→ EXTRACTED MATERIAL
━━━━━━━━

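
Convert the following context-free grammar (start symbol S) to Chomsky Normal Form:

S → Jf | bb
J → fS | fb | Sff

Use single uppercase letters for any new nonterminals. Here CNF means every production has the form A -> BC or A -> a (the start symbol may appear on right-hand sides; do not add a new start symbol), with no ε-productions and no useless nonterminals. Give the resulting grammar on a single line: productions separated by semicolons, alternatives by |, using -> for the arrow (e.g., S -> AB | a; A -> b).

S -> BB | JA; A -> f; B -> b; C -> AA; J -> AB | AS | SC

No ε-productions.
No unit productions to eliminate.
TERM: introduce B -> b, A -> f and substitute in every rule of length ≥2.
BIN: J -> SAA becomes J -> SC, C -> AA.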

━━━━━━━━

→ PROBLEM DESCRIPTION
Set down, please, the lines from the line holding "J → fS | fb | Sff" through the final line of the data, exactly and with nothing added.

→ WRITTEN REPLY
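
J → fS | fb | Sff

Use single uppercase letters for any new nonterminals. Here CNF means every production has the form A -> BC or A -> a (the start symbol may appear on right-hand sides; do not add a new start symbol), with no ε-productions and no useless nonterminals. Give the resulting grammar on a single line: productions separated by semicolons, alternatives by |, using -> for the arrow (e.g., S -> AB | a; A -> b).

S -> BB | JA; A -> f; B -> b; C -> AA; J -> AB | AS | SC

No ε-productions.
No unit productions to eliminate.
TERM: introduce B -> b, A -> f and substitute in every rule of length ≥2.
BIN: J -> SAA becomes J -> SC, C -> AA.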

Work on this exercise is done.